— WORK REQUIRED —
Return exactly the lines of the records below, starting at the line that contains "After exactly 4" and ending at the line that contains "On a 5-by-6", with both of those lines kept.
___ SUPPLIED DATA
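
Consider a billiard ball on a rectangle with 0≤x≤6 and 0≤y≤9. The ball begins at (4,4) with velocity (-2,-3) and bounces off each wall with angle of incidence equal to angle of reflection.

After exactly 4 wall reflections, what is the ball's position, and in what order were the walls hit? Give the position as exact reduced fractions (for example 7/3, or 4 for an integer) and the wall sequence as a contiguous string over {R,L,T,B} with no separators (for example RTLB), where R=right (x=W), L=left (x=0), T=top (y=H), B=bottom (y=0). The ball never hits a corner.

1. t=4/3 → B at (4/3,0); v=(-2,3)
2. t=2/3 → L at (0,2); v=(2,3)
3. t=7/3 → T at (14/3,9); v=(2,-3)
4. t=2/3 → R at (6,7); v=(-2,-3)

Final position: (6,7)
Wall sequence: BLTR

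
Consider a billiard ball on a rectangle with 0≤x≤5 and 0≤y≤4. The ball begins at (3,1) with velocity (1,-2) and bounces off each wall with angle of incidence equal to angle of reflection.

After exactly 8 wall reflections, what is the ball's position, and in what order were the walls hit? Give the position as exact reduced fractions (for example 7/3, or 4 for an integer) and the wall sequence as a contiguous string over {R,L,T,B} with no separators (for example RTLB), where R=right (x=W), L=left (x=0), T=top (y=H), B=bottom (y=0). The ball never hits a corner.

1. t=1/2 → B at (7/2,0); v=(1,2)
2. t=3/2 → R at (5,3); v=(-1,2)
3. t=1/2 → T at (9/2,4); v=(-1,-2)
4. t=2 → B at (5/2,0); v=(-1,2)
5. t=2 → T at (1/2,4); v=(-1,-2)
6. t=1/2 → L at (0,3); v=(1,-2)
7. t=3/2 → B at (3/2,0); v=(1,2)
8. t=2 → T at (7/2,4); v=(1,-2)

Final position: (7/2,4)
Wall sequence: BRTBTLBT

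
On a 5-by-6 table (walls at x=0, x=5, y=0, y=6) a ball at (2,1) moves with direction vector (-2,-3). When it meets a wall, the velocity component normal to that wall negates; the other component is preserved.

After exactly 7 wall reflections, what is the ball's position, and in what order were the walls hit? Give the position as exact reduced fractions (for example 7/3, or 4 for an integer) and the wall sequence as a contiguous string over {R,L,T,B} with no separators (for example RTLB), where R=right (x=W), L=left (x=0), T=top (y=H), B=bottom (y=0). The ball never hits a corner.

1. t=1/3 → B at (4/3,0); v=(-2,3)
2. t=2/3 → L at (0,2); v=(2,3)
3. t=4/3 → T at (8/3,6); v=(2,-3)
4. t=7/6 → R at (5,5/2); v=(-2,-3)
5. t=5/6 → B at (10/3,0); v=(-2,3)
6. t=5/3 → L at (0,5); v=(2,3)
7. t=1/3 → T at (2/3,6); v=(2,-3)

Final position: (2/3,6)
Wall sequence: BLTRBLT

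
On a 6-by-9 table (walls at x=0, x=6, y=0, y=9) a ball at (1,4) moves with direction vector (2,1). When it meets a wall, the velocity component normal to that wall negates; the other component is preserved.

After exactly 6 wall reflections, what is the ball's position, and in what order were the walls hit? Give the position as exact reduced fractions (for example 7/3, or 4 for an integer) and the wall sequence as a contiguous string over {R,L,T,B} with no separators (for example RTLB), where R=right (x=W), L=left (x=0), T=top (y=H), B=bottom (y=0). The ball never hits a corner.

Final position: (5,0)
Wall sequence: RTLRLB

1. t=5/2 → R at (6,13/2); v=(-2,1)
2. t=5/2 → T at (1,9); v=(-2,-1)
3. t=1/2 → L at (0,17/2); v=(2,-1)
4. t=3 → R at (6,11/2); v=(-2,-1)
5. t=3 → L at (0,5/2); v=(2,-1)
6. t=5/2 → B at (5,0); v=(2,1)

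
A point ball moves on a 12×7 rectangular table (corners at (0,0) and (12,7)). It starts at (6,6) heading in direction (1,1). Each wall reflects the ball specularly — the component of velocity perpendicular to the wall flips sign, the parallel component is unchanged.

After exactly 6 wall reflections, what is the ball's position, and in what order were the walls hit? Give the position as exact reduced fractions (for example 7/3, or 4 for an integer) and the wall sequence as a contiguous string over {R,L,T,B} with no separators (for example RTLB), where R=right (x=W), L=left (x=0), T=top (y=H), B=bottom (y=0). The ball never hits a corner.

1. t=1 → T at (7,7); v=(1,-1)
2. t=5 → R at (12,2); v=(-1,-1)
3. t=2 → B at (10,0); v=(-1,1)
4. t=7 → T at (3,7); v=(-1,-1)
5. t=3 → L at (0,4); v=(1,-1)
6. t=4 → B at (4,0); v=(1,1)

Final position: (4,0)
Wall sequence: TRBTLB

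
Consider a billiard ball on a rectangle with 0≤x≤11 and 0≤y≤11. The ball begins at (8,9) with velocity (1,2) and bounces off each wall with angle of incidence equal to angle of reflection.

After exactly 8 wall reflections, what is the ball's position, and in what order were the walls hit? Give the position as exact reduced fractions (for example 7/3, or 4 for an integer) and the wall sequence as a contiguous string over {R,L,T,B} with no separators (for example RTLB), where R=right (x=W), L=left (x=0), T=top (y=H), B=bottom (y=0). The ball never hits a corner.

1. t=1 → T at (9,11); v=(1,-2)
2. t=2 → R at (11,7); v=(-1,-2)
3. t=7/2 → B at (15/2,0); v=(-1,2)
4. t=11/2 → T at (2,11); v=(-1,-2)
5. t=2 → L at (0,7); v=(1,-2)
6. t=7/2 → B at (7/2,0); v=(1,2)
7. t=11/2 → T at (9,11); v=(1,-2)
8. t=2 → R at (11,7); v=(-1,-2)

Final position: (11,7)
Wall sequence: TRBTLBTR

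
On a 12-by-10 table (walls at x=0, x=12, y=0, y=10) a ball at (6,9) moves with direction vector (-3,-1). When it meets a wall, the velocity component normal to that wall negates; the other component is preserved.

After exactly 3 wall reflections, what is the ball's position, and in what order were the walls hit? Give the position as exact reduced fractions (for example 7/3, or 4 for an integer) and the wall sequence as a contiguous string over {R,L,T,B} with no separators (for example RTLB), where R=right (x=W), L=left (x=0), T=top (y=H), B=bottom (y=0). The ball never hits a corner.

1. t=2 → L at (0,7); v=(3,-1)
2. t=4 → R at (12,3); v=(-3,-1)
3. t=3 → B at (3,0); v=(-3,1)

Final position: (3,0)
Wall sequence: LRB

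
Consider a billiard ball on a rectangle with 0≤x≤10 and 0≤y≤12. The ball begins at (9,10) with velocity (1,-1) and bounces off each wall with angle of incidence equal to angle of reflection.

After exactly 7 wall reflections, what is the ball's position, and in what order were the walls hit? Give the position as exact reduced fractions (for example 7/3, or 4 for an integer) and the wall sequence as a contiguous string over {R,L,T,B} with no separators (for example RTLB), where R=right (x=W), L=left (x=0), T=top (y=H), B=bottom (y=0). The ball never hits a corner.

Final position: (3,0)
Wall sequence: RBLRTLB

1. t=1 → R at (10,9); v=(-1,-1)
2. t=9 → B at (1,0); v=(-1,1)
3. t=1 → L at (0,1); v=(1,1)
4. t=10 → R at (10,11); v=(-1,1)
5. t=1 → T at (9,12); v=(-1,-1)
6. t=9 → L at (0,3); v=(1,-1)
7. t=3 → B at (3,0); v=(1,1)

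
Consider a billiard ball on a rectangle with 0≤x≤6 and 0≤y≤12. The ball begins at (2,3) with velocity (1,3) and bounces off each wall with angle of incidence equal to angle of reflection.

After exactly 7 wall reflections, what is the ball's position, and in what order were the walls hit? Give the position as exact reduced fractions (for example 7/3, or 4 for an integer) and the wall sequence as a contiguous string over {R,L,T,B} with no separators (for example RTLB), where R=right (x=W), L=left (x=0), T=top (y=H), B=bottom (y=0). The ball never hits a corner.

Final position: (6,3)
Wall sequence: TRBLTBR

1. t=3 → T at (5,12); v=(1,-3)
2. t=1 → R at (6,9); v=(-1,-3)
3. t=3 → B at (3,0); v=(-1,3)
4. t=3 → L at (0,9); v=(1,3)
5. t=1 → T at (1,12); v=(1,-3)
6. t=4 → B at (5,0); v=(1,3)
7. t=1 → R at (6,3); v=(-1,3)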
______
— SOLUTION TO THIS EXERCISE —
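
After exactly 4 wall reflections, what is the ball's position, and in what order were the walls hit? Give the position as exact reduced fractions (for example 7/3, or 4 for an integer) and the wall sequence as a contiguous string over {R,L,T,B} with no separators (for example RTLB), where R=right (x=W), L=left (x=0), T=top (y=H), B=bottom (y=0). The ball never hits a corner.

1. t=4/3 → B at (4/3,0); v=(-2,3)
2. t=2/3 → L at (0,2); v=(2,3)
3. t=7/3 → T at (14/3,9); v=(2,-3)
4. t=2/3 → R at (6,7); v=(-2,-3)

Final position: (6,7)
Wall sequence: BLTR

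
Consider a billiard ball on a rectangle with 0≤x≤5 and 0≤y≤4. The ball begins at (3,1) with velocity (1,-2) and bounces off each wall with angle of incidence equal to angle of reflection.

After exactly 8 wall reflections, what is the ball's position, and in what order were the walls hit? Give the position as exact reduced fractions (for example 7/3, or 4 for an integer) and the wall sequence as a contiguous string over {R,L,T,B} with no separators (for example RTLB), where R=right (x=W), L=left (x=0), T=top (y=H), B=bottom (y=0). The ball never hits a corner.

1. t=1/2 → B at (7/2,0); v=(1,2)
2. t=3/2 → R at (5,3); v=(-1,2)
3. t=1/2 → T at (9/2,4); v=(-1,-2)
4. t=2 → B at (5/2,0); v=(-1,2)
5. t=2 → T at (1/2,4); v=(-1,-2)
6. t=1/2 → L at (0,3); v=(1,-2)
7. t=3/2 → B at (3/2,0); v=(1,2)
8. t=2 → T at (7/2,4); v=(1,-2)

Final position: (7/2,4)
Wall sequence: BRTBTLBT

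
On a 5-by-6 table (walls at x=0, x=5, y=0, y=6) a ball at (2,1) moves with direction vector (-2,-3). When it meets a wall, the velocity component normal to that wall negates; the other component is preserved.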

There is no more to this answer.